YOUR TASK — Restate the records in full, so that each line matches the original exactly.

[Collected data]
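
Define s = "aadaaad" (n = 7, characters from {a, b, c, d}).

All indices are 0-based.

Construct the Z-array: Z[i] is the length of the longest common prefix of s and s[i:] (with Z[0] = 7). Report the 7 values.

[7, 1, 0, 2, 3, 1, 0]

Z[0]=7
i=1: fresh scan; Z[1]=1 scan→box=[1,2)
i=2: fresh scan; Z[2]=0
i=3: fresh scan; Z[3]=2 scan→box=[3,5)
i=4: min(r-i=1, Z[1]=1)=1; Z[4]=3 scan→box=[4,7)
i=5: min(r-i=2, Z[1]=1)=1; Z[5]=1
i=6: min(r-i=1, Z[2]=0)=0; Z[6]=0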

RESULT —
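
Define s = "aadaaad" (n = 7, characters from {a, b, c, d}).

All indices are 0-based.

Construct the Z-array: Z[i] is the length of the longest common prefix of s and s[i:] (with Z[0] = 7). Report the 7 values.

[7, 1, 0, 2, 3, 1, 0]

Z[0]=7
i=1: fresh scan; Z[1]=1 scan→box=[1,2)
i=2: fresh scan; Z[2]=0
i=3: fresh scan; Z[3]=2 scan→box=[3,5)
i=4: min(r-i=1, Z[1]=1)=1; Z[4]=3 scan→box=[4,7)
i=5: min(r-i=2, Z[1]=1)=1; Z[5]=1
i=6: min(r-i=1, Z[2]=0)=0; Z[6]=0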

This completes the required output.